_TASK INPUTS_
____________
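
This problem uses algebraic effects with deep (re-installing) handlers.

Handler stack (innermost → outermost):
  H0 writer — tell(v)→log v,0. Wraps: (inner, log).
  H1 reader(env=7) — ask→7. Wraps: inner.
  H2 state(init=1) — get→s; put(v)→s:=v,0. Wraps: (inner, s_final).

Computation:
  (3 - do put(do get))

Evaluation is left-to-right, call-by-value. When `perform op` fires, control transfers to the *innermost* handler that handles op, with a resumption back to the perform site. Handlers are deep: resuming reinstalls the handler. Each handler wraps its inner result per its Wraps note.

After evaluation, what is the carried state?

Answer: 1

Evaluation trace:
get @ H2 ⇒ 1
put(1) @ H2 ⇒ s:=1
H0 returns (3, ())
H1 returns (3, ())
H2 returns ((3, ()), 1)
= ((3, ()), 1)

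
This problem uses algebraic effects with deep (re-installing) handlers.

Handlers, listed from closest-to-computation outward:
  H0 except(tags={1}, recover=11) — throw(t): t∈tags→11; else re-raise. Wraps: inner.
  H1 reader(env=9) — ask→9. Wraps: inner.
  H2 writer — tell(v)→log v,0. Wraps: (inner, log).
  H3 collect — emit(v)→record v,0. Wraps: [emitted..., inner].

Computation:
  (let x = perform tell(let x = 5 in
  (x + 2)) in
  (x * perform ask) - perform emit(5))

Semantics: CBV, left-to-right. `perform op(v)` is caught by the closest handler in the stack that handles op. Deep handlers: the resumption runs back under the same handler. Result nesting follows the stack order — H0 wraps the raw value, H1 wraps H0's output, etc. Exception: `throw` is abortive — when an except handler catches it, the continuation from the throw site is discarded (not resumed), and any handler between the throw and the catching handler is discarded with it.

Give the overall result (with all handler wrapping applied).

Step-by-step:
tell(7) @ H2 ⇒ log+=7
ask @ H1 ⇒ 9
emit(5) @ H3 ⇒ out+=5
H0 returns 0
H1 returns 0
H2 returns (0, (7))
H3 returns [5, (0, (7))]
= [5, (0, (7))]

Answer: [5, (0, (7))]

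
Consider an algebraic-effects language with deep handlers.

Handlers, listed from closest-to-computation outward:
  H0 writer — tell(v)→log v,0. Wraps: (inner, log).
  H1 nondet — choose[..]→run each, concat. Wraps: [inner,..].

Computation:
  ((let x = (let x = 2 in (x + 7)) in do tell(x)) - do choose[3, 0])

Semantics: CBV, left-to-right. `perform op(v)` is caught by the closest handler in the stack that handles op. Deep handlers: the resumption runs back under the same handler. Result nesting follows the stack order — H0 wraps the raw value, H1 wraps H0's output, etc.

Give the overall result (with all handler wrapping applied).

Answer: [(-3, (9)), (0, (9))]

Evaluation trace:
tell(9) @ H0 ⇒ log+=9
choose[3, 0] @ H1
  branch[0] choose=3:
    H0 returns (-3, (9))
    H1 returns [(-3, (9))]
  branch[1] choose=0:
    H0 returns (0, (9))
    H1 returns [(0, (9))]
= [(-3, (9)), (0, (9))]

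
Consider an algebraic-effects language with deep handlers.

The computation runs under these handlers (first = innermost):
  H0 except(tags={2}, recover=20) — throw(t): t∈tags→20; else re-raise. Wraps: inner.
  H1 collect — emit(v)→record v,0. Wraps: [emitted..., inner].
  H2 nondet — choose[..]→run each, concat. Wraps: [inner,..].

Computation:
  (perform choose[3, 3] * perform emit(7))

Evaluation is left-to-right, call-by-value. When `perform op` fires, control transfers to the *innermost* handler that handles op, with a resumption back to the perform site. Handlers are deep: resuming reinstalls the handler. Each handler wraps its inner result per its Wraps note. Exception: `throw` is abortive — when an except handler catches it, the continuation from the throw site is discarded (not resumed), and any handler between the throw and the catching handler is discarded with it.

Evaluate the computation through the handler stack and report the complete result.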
____________
_DIRECTIONS_
Having read the records above, reproduce each one exactly.

_REPLY_
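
This problem uses algebraic effects with deep (re-installing) handlers.

Handler stack (innermost → outermost):
  H0 writer — tell(v)→log v,0. Wraps: (inner, log).
  H1 reader(env=7) — ask→7. Wraps: inner.
  H2 state(init=1) — get→s; put(v)→s:=v,0. Wraps: (inner, s_final).

Computation:
  (3 - do put(do get))

Evaluation is left-to-right, call-by-value. When `perform op` fires, control transfers to the *innermost* handler that handles op, with a resumption back to the perform site. Handlers are deep: resuming reinstalls the handler. Each handler wraps its inner result per its Wraps note.

After evaluation, what is the carried state?

Answer: 1

Evaluation trace:
get @ H2 ⇒ 1
put(1) @ H2 ⇒ s:=1
H0 returns (3, ())
H1 returns (3, ())
H2 returns ((3, ()), 1)
= ((3, ()), 1)

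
This problem uses algebraic effects with deep (re-installing) handlers.

Handlers, listed from closest-to-computation outward:
  H0 except(tags={1}, recover=11) — throw(t): t∈tags→11; else re-raise. Wraps: inner.
  H1 reader(env=9) — ask→9. Wraps: inner.
  H2 writer — tell(v)→log v,0. Wraps: (inner, log).
  H3 collect — emit(v)→record v,0. Wraps: [emitted..., inner].

Computation:
  (let x = perform tell(let x = 5 in
  (x + 2)) in
  (x * perform ask) - perform emit(5))

Semantics: CBV, left-to-right. `perform op(v)` is caught by the closest handler in the stack that handles op. Deep handlers: the resumption runs back under the same handler. Result nesting follows the stack order — H0 wraps the raw value, H1 wraps H0's output, etc. Exception: `throw` is abortive — when an except handler catches it, the continuation from the throw site is discarded (not resumed), and any handler between the throw and the catching handler is discarded with it.

Give the overall result (with all handler wrapping applied).

Step-by-step:
tell(7) @ H2 ⇒ log+=7
ask @ H1 ⇒ 9
emit(5) @ H3 ⇒ out+=5
H0 returns 0
H1 returns 0
H2 returns (0, (7))
H3 returns [5, (0, (7))]
= [5, (0, (7))]

Answer: [5, (0, (7))]

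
Consider an algebraic-effects language with deep handlers.

Handlers, listed from closest-to-computation outward:
  H0 writer — tell(v)→log v,0. Wraps: (inner, log).
  H1 nondet — choose[..]→run each, concat. Wraps: [inner,..].

Computation:
  ((let x = (let x = 2 in (x + 7)) in do tell(x)) - do choose[3, 0])

Semantics: CBV, left-to-right. `perform op(v)` is caught by the closest handler in the stack that handles op. Deep handlers: the resumption runs back under the same handler. Result nesting follows the stack order — H0 wraps the raw value, H1 wraps H0's output, etc.

Give the overall result (with all handler wrapping applied).

Answer: [(-3, (9)), (0, (9))]

Evaluation trace:
tell(9) @ H0 ⇒ log+=9
choose[3, 0] @ H1
  branch[0] choose=3:
    H0 returns (-3, (9))
    H1 returns [(-3, (9))]
  branch[1] choose=0:
    H0 returns (0, (9))
    H1 returns [(0, (9))]
= [(-3, (9)), (0, (9))]

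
Consider an algebraic-effects language with deep handlers.

The computation runs under these handlers (first = innermost):
  H0 except(tags={2}, recover=20) — throw(t): t∈tags→20; else re-raise. Wraps: inner.
  H1 collect — emit(v)→record v,0. Wraps: [emitted..., inner].
  H2 nondet — choose[..]→run each, concat. Wraps: [inner,..].

Computation:
  (perform choose[3, 3] * perform emit(7))

Evaluation is left-to-right, call-by-value. When `perform op` fires, control transfers to the *innermost* handler that handles op, with a resumption back to the perform site. Handlers are deep: resuming reinstalls the handler. Each handler wraps its inner result per its Wraps note. Exception: `throw` is abortive — when an except handler catches it, the continuation from the throw site is discarded (not resumed), and any handler between the throw and the catching handler is discarded with it.

Evaluate the computation through the handler stack and report the complete result.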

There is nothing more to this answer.